### [Records provided]
BEGIN
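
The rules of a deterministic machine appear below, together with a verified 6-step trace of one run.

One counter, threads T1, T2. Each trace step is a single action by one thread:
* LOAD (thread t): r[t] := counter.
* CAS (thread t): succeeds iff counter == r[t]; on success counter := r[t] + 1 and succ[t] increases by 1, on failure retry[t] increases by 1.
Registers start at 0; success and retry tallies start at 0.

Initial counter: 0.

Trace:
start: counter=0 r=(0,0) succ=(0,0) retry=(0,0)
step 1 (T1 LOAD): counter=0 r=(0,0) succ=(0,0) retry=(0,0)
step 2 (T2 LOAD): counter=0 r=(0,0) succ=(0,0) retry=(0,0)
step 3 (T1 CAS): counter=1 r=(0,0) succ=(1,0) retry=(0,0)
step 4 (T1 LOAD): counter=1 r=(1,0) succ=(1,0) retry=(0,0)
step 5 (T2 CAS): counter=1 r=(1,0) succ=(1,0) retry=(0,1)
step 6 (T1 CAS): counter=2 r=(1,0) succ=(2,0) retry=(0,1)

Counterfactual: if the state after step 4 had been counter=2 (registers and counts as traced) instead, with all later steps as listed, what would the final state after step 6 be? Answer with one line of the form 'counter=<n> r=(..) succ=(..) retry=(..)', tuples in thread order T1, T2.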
END
BEGIN
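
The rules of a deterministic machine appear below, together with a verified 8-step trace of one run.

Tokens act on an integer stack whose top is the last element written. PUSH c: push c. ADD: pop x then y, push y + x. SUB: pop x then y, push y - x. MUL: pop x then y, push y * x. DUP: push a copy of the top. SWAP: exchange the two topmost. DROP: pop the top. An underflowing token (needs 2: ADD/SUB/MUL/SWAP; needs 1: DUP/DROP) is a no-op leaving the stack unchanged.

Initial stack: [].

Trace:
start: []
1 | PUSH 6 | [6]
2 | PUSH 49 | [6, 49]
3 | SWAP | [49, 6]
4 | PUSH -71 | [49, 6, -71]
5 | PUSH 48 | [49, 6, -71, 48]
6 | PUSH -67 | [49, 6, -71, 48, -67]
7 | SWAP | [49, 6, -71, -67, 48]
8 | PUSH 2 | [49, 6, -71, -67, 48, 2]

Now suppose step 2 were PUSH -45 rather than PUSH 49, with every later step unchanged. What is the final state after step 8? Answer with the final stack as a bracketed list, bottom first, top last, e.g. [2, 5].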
END
From the entries above, write out only the lines starting at the line that holds "4 | PUSH -71 | [49, 6, -71]" and ending at the line that holds "8 | PUSH 2 | [49, 6, -71, -67, 48, 2]", keeping both and matching them exactly.

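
4 | PUSH -71 | [49, 6, -71]
5 | PUSH 48 | [49, 6, -71, 48]
6 | PUSH -67 | [49, 6, -71, 48, -67]
7 | SWAP | [49, 6, -71, -67, 48]
8 | PUSH 2 | [49, 6, -71, -67, 48, 2]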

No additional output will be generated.